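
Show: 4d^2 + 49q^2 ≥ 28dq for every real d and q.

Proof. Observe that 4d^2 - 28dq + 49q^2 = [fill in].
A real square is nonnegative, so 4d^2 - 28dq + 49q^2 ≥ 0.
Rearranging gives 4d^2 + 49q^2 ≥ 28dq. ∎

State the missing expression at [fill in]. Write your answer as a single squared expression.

(2d - 7q)^2

4d^2 - 28dq + 49q^2 is a perfect-square trinomial: the outer terms are (2d)^2 and (7q)^2, and the cross term is -2·2d·7q.
So 4d^2 - 28dq + 49q^2 = (2d - 7q)^2 ≥ 0.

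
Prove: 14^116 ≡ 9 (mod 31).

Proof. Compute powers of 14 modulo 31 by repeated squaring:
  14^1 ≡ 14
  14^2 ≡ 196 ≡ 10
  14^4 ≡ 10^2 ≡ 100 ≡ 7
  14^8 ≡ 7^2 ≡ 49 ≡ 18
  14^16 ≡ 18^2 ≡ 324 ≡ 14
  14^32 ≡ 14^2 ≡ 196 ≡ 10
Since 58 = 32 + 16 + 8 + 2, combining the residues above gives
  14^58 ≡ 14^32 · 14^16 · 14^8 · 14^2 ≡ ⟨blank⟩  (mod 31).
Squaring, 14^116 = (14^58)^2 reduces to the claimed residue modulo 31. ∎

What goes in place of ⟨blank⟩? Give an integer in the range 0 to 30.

Multiply the listed residues: 10 · 14 · 18 · 10 = 140 → 2520 → 25200.
Reducing modulo 31: 25200 = 812·31 + 28, so 14^58 ≡ 28.

28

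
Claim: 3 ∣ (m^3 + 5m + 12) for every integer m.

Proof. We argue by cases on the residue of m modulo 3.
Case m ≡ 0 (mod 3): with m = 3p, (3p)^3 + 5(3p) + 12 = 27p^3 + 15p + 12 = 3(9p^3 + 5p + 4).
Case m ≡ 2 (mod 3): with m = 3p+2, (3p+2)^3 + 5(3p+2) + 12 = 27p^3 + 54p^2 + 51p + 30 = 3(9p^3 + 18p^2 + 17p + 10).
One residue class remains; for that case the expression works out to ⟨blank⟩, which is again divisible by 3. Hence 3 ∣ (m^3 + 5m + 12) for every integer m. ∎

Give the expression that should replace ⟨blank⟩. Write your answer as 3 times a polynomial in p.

3(9p^3 + 9p^2 + 8p + 6)

Only m ≡ 1 (mod 3) is unaccounted for. Put m = 3p+1:
(3p+1)^3 + 5(3p+1) + 12 expands to 27p^3 + 27p^2 + 24p + 18,
and factoring out 3 leaves 3(9p^3 + 9p^2 + 8p + 6).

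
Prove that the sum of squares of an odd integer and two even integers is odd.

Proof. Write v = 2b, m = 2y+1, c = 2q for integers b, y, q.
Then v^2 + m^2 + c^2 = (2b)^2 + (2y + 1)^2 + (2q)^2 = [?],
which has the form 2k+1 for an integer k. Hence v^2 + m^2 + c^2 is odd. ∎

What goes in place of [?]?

(2b)^2 + (2y + 1)^2 + (2q)^2 = 4b^2 + 4q^2 + 4y^2 + 4y + 1
= 2(2b^2 + 2q^2 + 2y^2 + 2y) + 1.
Since 2b^2 + 2q^2 + 2y^2 + 2y is an integer, the sum of squares is of the form 2k+1 for an integer k.

2(2b^2 + 2q^2 + 2y^2 + 2y) + 1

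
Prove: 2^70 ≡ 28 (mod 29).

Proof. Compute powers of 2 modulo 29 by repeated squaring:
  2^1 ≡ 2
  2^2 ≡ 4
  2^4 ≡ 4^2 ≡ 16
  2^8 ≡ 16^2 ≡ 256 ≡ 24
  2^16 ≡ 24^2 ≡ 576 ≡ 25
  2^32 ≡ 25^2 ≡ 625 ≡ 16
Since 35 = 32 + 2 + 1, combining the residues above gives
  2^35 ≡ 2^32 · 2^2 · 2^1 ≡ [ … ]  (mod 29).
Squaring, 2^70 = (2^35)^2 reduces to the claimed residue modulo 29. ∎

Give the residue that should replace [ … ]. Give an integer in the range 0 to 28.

12

2^32 · 2^2 · 2^1 ≡ 16 · 4 · 2 = 128.
128 mod 29 = 12, so 2^35 ≡ 12 (mod 29).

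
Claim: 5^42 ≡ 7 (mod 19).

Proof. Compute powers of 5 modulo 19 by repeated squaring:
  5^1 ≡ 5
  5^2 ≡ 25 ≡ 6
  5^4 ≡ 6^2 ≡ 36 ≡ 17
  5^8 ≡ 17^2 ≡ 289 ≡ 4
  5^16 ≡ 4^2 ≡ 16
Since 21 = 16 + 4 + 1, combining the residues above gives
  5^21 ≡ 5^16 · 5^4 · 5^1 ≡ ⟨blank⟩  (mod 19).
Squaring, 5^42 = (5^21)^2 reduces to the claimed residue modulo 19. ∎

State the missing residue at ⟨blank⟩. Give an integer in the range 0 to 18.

Multiply the listed residues: 16 · 17 · 5 = 272 → 1360.
Reducing modulo 19: 1360 = 71·19 + 11, so 5^21 ≡ 11.

11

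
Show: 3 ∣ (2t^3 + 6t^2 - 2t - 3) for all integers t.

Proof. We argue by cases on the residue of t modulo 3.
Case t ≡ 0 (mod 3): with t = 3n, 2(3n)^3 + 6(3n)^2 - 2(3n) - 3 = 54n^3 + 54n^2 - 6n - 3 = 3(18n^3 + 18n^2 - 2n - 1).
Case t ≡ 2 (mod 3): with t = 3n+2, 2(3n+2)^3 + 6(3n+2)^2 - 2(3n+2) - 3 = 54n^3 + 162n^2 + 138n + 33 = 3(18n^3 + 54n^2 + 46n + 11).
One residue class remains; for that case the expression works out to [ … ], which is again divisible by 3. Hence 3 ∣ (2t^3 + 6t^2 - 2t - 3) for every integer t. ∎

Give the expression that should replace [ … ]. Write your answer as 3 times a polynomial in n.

Only t ≡ 1 (mod 3) is unaccounted for. Put t = 3n+1:
2(3n+1)^3 + 6(3n+1)^2 - 2(3n+1) - 3 expands to 54n^3 + 108n^2 + 48n + 3,
and factoring out 3 leaves 3(18n^3 + 36n^2 + 16n + 1).

3(18n^3 + 36n^2 + 16n + 1)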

++++++++

# Your assignment:
Every line above that includes the word "gives" must appear in the answer.

# Reply:
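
Rearranging gives 4d^2 + 49q^2 ≥ 28dq. ∎
Since 58 = 32 + 16 + 8 + 2, combining the residues above gives
Since 35 = 32 + 2 + 1, combining the residues above gives
Since 21 = 16 + 4 + 1, combining the residues above gives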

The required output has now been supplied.